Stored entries
•••
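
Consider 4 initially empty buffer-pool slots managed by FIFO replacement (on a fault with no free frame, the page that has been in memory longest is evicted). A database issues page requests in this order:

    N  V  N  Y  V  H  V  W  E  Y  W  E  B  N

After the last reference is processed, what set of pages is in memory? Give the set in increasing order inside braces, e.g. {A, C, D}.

{B, E, N, W}

N: miss, frames {N}
V: miss, frames {N,V}
N: hit
Y: miss, frames {N,V,Y}
V: hit
H: miss, frames {N,V,Y,H}
V: hit
W: miss, evict N, frames {V,Y,H,W}
E: miss, evict V, frames {Y,H,W,E}
Y: hit
W: hit
E: hit
B: miss, evict Y, frames {H,W,E,B}
N: miss, evict H, frames {W,E,B,N}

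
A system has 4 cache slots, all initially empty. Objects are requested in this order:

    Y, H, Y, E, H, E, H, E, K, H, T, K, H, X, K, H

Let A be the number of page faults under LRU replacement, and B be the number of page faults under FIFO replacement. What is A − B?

-1

Under LRU: F F . F . . . . F . F . . F . . → 6 faults.
Under FIFO: F F . F . . . . F . F . . F . F → 7 faults.
A − B = 6 − 7 = -1.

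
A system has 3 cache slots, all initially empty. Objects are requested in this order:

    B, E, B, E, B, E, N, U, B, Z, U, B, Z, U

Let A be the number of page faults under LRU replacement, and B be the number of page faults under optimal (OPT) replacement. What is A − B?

1

Under LRU: F F . . . . F F F F . . . . → 6 faults.
Under OPT: F F . . . . F F . F . . . . → 5 faults.
A − B = 6 − 5 = 1.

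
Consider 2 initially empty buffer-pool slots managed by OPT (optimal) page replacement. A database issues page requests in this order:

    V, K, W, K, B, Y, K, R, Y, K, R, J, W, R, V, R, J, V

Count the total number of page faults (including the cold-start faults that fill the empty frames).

V → fault, frames (V)
K → fault, frames (V K)
W → fault, evict V, frames (K W)
K → hit
B → fault, evict W, frames (K B)
Y → fault, evict B, frames (K Y)
K → hit
R → fault, evict K, frames (Y R)
Y → hit
K → fault, evict Y, frames (R K)
R → hit
J → fault, evict K, frames (R J)
W → fault, evict J, frames (R W)
R → hit
V → fault, evict W, frames (R V)
R → hit
J → fault, evict R, frames (V J)
V → hit
Page faults: 11.

11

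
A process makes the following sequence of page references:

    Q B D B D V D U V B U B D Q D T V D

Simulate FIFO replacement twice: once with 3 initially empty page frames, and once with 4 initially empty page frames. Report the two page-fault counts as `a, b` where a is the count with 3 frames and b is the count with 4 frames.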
•••
**About this exercise**
When you transcribe the records above, keep every line exactly the same.

**Reply**
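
Consider 4 initially empty buffer-pool slots managed by FIFO replacement (on a fault with no free frame, the page that has been in memory longest is evicted). A database issues page requests in this order:

    N  V  N  Y  V  H  V  W  E  Y  W  E  B  N

After the last reference is processed, what set of pages is in memory? Give the set in increasing order inside braces, e.g. {A, C, D}.

{B, E, N, W}

N: miss, frames {N}
V: miss, frames {N,V}
N: hit
Y: miss, frames {N,V,Y}
V: hit
H: miss, frames {N,V,Y,H}
V: hit
W: miss, evict N, frames {V,Y,H,W}
E: miss, evict V, frames {Y,H,W,E}
Y: hit
W: hit
E: hit
B: miss, evict Y, frames {H,W,E,B}
N: miss, evict H, frames {W,E,B,N}

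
A system has 4 cache slots, all initially empty. Objects are requested in this order:

    Y, H, Y, E, H, E, H, E, K, H, T, K, H, X, K, H

Let A be the number of page faults under LRU replacement, and B be the number of page faults under FIFO replacement. What is A − B?

-1

Under LRU: F F . F . . . . F . F . . F . . → 6 faults.
Under FIFO: F F . F . . . . F . F . . F . F → 7 faults.
A − B = 6 − 7 = -1.

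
A system has 3 cache slots, all initially empty. Objects are requested in this order:

    B, E, B, E, B, E, N, U, B, Z, U, B, Z, U

Let A be the number of page faults under LRU replacement, and B be the number of page faults under optimal (OPT) replacement. What is A − B?

1

Under LRU: F F . . . . F F F F . . . . → 6 faults.
Under OPT: F F . . . . F F . F . . . . → 5 faults.
A − B = 6 − 5 = 1.

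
Consider 2 initially empty buffer-pool slots managed by OPT (optimal) page replacement. A database issues page requests in this order:

    V, K, W, K, B, Y, K, R, Y, K, R, J, W, R, V, R, J, V

Count the total number of page faults (including the cold-start faults that fill the empty frames).

V → fault, frames (V)
K → fault, frames (V K)
W → fault, evict V, frames (K W)
K → hit
B → fault, evict W, frames (K B)
Y → fault, evict B, frames (K Y)
K → hit
R → fault, evict K, frames (Y R)
Y → hit
K → fault, evict Y, frames (R K)
R → hit
J → fault, evict K, frames (R J)
W → fault, evict J, frames (R W)
R → hit
V → fault, evict W, frames (R V)
R → hit
J → fault, evict R, frames (V J)
V → hit
Page faults: 11.

11

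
A process makes the following sequence of page references:

    Q B D B D V D U V B U B D Q D T V D

Simulate FIFO replacement twice: once with 3 initially empty page frames, and once with 4 initially empty page frames. Report the two page-fault counts as `a, b` where a is the count with 3 frames and b is the count with 4 frames.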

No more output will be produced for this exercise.